> [PROBLEM]:
Look through the material and copy each line holding "What".

> [LISTED RECORDS]:
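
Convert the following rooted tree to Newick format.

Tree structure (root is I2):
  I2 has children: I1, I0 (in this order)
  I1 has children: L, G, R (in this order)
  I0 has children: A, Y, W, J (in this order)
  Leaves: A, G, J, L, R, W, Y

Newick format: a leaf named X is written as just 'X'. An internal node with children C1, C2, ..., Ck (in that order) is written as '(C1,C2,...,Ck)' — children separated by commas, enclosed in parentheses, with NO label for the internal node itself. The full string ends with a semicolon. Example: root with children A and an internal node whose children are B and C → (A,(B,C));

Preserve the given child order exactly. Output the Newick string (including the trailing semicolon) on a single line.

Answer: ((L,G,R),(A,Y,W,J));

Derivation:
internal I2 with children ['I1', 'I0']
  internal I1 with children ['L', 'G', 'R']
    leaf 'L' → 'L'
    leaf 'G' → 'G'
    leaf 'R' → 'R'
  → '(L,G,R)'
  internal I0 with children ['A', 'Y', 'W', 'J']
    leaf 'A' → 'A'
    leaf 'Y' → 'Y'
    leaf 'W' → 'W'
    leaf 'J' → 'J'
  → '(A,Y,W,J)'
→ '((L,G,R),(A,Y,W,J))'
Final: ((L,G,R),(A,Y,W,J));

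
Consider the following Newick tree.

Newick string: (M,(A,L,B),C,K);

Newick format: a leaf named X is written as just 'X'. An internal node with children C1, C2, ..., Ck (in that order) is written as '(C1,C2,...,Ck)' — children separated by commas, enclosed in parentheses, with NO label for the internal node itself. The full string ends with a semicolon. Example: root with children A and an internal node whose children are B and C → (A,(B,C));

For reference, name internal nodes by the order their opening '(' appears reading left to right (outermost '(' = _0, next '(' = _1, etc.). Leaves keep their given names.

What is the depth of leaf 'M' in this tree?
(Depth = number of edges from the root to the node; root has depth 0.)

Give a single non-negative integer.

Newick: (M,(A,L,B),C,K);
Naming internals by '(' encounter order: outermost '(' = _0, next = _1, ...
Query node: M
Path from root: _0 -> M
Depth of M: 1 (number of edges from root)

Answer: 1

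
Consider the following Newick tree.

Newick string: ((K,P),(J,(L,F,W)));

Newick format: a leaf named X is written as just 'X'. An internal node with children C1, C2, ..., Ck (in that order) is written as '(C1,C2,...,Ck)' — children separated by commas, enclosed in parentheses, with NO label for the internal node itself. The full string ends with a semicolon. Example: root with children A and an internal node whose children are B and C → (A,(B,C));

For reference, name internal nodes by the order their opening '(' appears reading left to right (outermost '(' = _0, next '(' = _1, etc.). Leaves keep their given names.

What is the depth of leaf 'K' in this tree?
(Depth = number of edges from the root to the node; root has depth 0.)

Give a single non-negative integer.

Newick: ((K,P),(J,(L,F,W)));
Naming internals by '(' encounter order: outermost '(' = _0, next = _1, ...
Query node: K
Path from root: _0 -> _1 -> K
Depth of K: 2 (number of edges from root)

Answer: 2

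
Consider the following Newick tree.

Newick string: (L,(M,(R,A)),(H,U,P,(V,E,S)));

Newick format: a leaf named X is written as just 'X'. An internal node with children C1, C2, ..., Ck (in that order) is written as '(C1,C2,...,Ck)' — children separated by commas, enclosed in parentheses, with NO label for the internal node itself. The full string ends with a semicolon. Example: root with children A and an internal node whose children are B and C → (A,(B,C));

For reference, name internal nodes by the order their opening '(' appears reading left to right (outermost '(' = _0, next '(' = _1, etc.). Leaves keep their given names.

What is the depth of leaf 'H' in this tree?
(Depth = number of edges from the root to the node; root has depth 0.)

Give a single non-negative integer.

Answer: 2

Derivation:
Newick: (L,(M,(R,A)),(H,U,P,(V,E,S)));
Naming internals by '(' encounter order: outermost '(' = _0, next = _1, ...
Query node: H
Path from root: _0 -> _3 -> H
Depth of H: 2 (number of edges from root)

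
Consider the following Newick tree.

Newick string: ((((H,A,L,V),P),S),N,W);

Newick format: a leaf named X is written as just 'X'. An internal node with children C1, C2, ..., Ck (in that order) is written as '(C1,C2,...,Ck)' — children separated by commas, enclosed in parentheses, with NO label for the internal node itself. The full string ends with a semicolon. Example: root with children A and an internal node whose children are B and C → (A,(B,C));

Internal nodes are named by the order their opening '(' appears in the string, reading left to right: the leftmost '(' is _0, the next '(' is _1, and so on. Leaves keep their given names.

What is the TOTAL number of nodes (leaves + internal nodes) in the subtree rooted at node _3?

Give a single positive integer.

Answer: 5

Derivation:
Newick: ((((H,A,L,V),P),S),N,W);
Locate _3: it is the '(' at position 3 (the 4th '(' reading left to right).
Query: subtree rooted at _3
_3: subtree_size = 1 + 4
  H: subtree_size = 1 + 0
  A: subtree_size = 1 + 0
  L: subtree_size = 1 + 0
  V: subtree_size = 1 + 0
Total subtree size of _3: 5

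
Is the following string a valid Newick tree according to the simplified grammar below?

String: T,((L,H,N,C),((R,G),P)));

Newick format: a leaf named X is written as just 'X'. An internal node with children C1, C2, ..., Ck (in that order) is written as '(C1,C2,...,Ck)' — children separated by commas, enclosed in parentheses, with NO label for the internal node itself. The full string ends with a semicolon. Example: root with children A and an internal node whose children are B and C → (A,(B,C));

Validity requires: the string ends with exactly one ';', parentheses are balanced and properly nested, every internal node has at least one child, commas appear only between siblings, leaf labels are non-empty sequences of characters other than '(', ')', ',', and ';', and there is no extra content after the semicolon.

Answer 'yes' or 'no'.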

> [RESULT FOR THIS TASK]:
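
What is the depth of leaf 'M' in this tree?
What is the depth of leaf 'K' in this tree?
What is the depth of leaf 'H' in this tree?
What is the TOTAL number of nodes (leaves + internal nodes) in the subtree rooted at node _3?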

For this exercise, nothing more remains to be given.